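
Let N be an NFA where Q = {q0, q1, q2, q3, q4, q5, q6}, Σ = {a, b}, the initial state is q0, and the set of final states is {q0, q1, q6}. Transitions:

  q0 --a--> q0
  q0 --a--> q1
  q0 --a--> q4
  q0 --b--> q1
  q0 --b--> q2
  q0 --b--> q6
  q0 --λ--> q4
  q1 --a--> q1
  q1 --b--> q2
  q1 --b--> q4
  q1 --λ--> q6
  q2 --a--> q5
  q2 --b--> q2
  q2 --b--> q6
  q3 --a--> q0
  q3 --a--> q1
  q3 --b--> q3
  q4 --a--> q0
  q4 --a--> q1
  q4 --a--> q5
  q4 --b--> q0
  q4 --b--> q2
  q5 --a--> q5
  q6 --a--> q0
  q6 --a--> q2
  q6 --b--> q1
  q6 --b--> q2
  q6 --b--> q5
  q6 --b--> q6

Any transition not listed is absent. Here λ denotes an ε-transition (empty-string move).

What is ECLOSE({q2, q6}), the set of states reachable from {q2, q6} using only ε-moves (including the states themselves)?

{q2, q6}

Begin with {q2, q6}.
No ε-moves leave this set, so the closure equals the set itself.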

........

AIM OF THE EXERCISE: Set down every entry exactly as it appears.

RESPONSE TO THIS EXERCISE:
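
Let N be an NFA where Q = {q0, q1, q2, q3, q4, q5, q6}, Σ = {a, b}, the initial state is q0, and the set of final states is {q0, q1, q6}. Transitions:

  q0 --a--> q0
  q0 --a--> q1
  q0 --a--> q4
  q0 --b--> q1
  q0 --b--> q2
  q0 --b--> q6
  q0 --λ--> q4
  q1 --a--> q1
  q1 --b--> q2
  q1 --b--> q4
  q1 --λ--> q6
  q2 --a--> q5
  q2 --b--> q2
  q2 --b--> q6
  q3 --a--> q0
  q3 --a--> q1
  q3 --b--> q3
  q4 --a--> q0
  q4 --a--> q1
  q4 --a--> q5
  q4 --b--> q0
  q4 --b--> q2
  q5 --a--> q5
  q6 --a--> q0
  q6 --a--> q2
  q6 --b--> q1
  q6 --b--> q2
  q6 --b--> q5
  q6 --b--> q6

Any transition not listed is absent. Here λ denotes an ε-transition (empty-string move).

What is ECLOSE({q2, q6}), the set of states reachable from {q2, q6} using only ε-moves (including the states themselves)?

{q2, q6}

Begin with {q2, q6}.
No ε-moves leave this set, so the closure equals the set itself.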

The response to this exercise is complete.